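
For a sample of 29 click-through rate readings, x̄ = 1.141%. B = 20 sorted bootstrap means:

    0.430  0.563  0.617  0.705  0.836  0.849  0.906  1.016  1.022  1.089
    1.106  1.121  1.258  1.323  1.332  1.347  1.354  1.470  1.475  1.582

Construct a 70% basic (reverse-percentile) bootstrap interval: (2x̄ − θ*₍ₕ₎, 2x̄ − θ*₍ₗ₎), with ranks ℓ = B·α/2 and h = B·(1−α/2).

(0.928, 1.665)

Percentile endpoints at ranks 3 and 17: θ*₍3₎ = 0.617, θ*₍17₎ = 1.354.
Basic interval reflects these around x̄:
  lower = 2 × 1.141 − 1.354 = 0.928
  upper = 2 × 1.141 − 0.617 = 1.665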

• _What is needed_:
Your task is to quote all of the data word for word.

• _Reply_:
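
For a sample of 29 click-through rate readings, x̄ = 1.141%. B = 20 sorted bootstrap means:

    0.430  0.563  0.617  0.705  0.836  0.849  0.906  1.016  1.022  1.089
    1.106  1.121  1.258  1.323  1.332  1.347  1.354  1.470  1.475  1.582

Construct a 70% basic (reverse-percentile) bootstrap interval: (2x̄ − θ*₍ₕ₎, 2x̄ − θ*₍ₗ₎), with ranks ℓ = B·α/2 and h = B·(1−α/2).

(0.928, 1.665)

Percentile endpoints at ranks 3 and 17: θ*₍3₎ = 0.617, θ*₍17₎ = 1.354.
Basic interval reflects these around x̄:
  lower = 2 × 1.141 − 1.354 = 0.928
  upper = 2 × 1.141 − 0.617 = 1.665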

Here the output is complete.